● **Stored items**
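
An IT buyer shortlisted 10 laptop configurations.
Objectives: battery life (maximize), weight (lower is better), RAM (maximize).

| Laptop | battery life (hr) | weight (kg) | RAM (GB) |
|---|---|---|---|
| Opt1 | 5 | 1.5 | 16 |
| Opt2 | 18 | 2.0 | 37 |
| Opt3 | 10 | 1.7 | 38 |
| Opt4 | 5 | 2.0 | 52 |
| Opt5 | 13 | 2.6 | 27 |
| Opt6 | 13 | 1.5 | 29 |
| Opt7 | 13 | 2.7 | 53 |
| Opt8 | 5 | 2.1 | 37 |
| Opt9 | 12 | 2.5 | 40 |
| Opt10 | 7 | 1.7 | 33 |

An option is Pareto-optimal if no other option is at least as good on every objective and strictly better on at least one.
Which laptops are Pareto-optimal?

Opt2, Opt3, Opt4, Opt6, Opt7, Opt9

Opt1: dominated by Opt6 (battery life 13≥5, weight 1.5≤1.5, RAM 29≥16).
Opt2: not dominated (best battery life).
Opt3: not dominated.
Opt4: not dominated.
Opt5: dominated by Opt2 (battery life 18≥13, weight 2.0≤2.6, RAM 37≥27).
Opt6: not dominated.
Opt7: not dominated (best RAM).
Opt8: dominated by Opt2 (battery life 18≥5, weight 2.0≤2.1, RAM 37≥37).
Opt9: not dominated.
Opt10: dominated by Opt3 (battery life 10≥7, weight 1.7≤1.7, RAM 38≥33).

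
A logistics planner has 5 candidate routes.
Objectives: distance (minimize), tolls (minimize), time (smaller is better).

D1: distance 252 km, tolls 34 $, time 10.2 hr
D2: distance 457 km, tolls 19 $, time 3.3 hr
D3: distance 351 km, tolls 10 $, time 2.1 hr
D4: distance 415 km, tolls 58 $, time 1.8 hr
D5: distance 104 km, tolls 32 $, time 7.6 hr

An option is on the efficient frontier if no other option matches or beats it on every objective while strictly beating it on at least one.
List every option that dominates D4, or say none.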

● **Your task**
Give back, verbatim, the lines from the top of the entries above through the line containing "An option is Pareto-optimal".

● **Final answer**
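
An IT buyer shortlisted 10 laptop configurations.
Objectives: battery life (maximize), weight (lower is better), RAM (maximize).

| Laptop | battery life (hr) | weight (kg) | RAM (GB) |
|---|---|---|---|
| Opt1 | 5 | 1.5 | 16 |
| Opt2 | 18 | 2.0 | 37 |
| Opt3 | 10 | 1.7 | 38 |
| Opt4 | 5 | 2.0 | 52 |
| Opt5 | 13 | 2.6 | 27 |
| Opt6 | 13 | 1.5 | 29 |
| Opt7 | 13 | 2.7 | 53 |
| Opt8 | 5 | 2.1 | 37 |
| Opt9 | 12 | 2.5 | 40 |
| Opt10 | 7 | 1.7 | 33 |

An option is Pareto-optimal if no other option is at least as good on every objective and strictly better on at least one.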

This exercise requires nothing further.